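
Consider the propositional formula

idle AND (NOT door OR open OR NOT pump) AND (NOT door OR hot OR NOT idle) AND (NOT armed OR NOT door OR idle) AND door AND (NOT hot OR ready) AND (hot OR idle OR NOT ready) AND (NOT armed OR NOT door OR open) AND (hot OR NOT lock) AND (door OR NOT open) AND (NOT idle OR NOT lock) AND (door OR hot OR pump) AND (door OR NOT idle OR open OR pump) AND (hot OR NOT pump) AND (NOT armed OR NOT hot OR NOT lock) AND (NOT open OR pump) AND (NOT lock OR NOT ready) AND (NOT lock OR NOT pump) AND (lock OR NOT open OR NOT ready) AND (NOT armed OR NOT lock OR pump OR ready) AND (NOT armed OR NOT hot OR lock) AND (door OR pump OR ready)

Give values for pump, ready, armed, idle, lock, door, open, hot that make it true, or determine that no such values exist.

Unit clause (idle) forces idle = True.
Unit clause (door) forces door = True.
In (NOT idle OR NOT lock) only NOT lock is left, so lock = False.
In (NOT door OR hot OR NOT idle) only hot is left, so hot = True.
In (NOT hot OR ready) only ready is left, so ready = True.
In (lock OR NOT open OR NOT ready) only NOT open is left, so open = False.
In (NOT armed OR NOT hot OR lock) only NOT armed is left, so armed = False.
In (NOT door OR open OR NOT pump) only NOT pump is left, so pump = False.
All clauses satisfied.

pump = False, ready = True, armed = False, idle = True, lock = False, door = True, open = False, hot = True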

### [Exercise]
Set down only the lines running from the line with "Give values for" to the end of the entries above, both included, exactly as they stand.

### [Answer to this problem]
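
Give values for pump, ready, armed, idle, lock, door, open, hot that make it true, or determine that no such values exist.

Unit clause (idle) forces idle = True.
Unit clause (door) forces door = True.
In (NOT idle OR NOT lock) only NOT lock is left, so lock = False.
In (NOT door OR hot OR NOT idle) only hot is left, so hot = True.
In (NOT hot OR ready) only ready is left, so ready = True.
In (lock OR NOT open OR NOT ready) only NOT open is left, so open = False.
In (NOT armed OR NOT hot OR lock) only NOT armed is left, so armed = False.
In (NOT door OR open OR NOT pump) only NOT pump is left, so pump = False.
All clauses satisfied.

pump = False, ready = True, armed = False, idle = True, lock = False, door = True, open = False, hot = True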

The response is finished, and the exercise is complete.